> **DATA EXTRACTS**:
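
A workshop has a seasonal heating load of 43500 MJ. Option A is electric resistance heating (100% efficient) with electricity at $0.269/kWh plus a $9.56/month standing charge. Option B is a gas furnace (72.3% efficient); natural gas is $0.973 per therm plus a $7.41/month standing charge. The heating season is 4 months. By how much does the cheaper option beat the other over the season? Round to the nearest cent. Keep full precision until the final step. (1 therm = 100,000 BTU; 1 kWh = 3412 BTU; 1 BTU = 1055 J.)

$2704.43

Heat load = 43500 MJ = 43,500,000,000 J / 1055 = 41,232,227 BTU
Gas: input = 41,232,227 / 0.723 = 57,029,360 BTU = 570.3 therm → 570.3 × $0.973 = $554.90; + 4 × $7.41 standing = $584.54
Electric: 41,232,227 BTU / 3412 = 12,080 kWh → × $0.269 = $3,250.72; + 4 × $9.56 standing = $3,288.96
Difference = |$584.54 − $3,288.96| = $2,704.43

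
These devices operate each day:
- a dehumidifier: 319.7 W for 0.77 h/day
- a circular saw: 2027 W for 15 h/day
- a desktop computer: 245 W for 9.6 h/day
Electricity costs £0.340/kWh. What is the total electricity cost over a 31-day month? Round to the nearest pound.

£348

dehumidifier: 319.7 W × 0.77 h × 31 d = 7,631 Wh = 7.631 kWh
circular saw: 2027 W × 15 h × 31 d = 942,555 Wh = 942.6 kWh
desktop computer: 245 W × 9.6 h × 31 d = 72,912 Wh = 72.91 kWh
Total energy = 7.631 + 942.6 + 72.91 = 1,023 kWh
Cost = 1,023 kWh × £0.340 = £347.85 ≈ £348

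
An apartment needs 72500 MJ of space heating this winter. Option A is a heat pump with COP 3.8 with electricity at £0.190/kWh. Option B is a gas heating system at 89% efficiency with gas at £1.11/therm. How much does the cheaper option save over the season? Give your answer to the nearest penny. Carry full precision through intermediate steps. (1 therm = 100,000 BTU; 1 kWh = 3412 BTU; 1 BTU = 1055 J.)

Heat load = 72500 MJ = 72,500,000,000 J / 1055 = 68,720,379 BTU
Gas: input = 68,720,379 / 0.89 = 77,213,909 BTU = 772.1 therm → 772.1 × £1.11 = £857.07
Heat pump: 68,720,379 BTU / 3412 = 20,140 kWh heat; / 3.8 = 5,300 kWh in → × £0.190 = £1,007.04
Difference = |£857.07 − £1,007.04| = £149.97

£149.97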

> **EXERCISE DIRECTIONS**: Quote the records from their first line to the line with "- a desktop computer: 245 W for 9.6 h/day", inclusive, without adding or dropping anything.

> **THE COMPLETED TASK**:
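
A workshop has a seasonal heating load of 43500 MJ. Option A is electric resistance heating (100% efficient) with electricity at $0.269/kWh plus a $9.56/month standing charge. Option B is a gas furnace (72.3% efficient); natural gas is $0.973 per therm plus a $7.41/month standing charge. The heating season is 4 months. By how much does the cheaper option beat the other over the season? Round to the nearest cent. Keep full precision until the final step. (1 therm = 100,000 BTU; 1 kWh = 3412 BTU; 1 BTU = 1055 J.)

$2704.43

Heat load = 43500 MJ = 43,500,000,000 J / 1055 = 41,232,227 BTU
Gas: input = 41,232,227 / 0.723 = 57,029,360 BTU = 570.3 therm → 570.3 × $0.973 = $554.90; + 4 × $7.41 standing = $584.54
Electric: 41,232,227 BTU / 3412 = 12,080 kWh → × $0.269 = $3,250.72; + 4 × $9.56 standing = $3,288.96
Difference = |$584.54 − $3,288.96| = $2,704.43

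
These devices operate each day:
- a dehumidifier: 319.7 W for 0.77 h/day
- a circular saw: 2027 W for 15 h/day
- a desktop computer: 245 W for 9.6 h/day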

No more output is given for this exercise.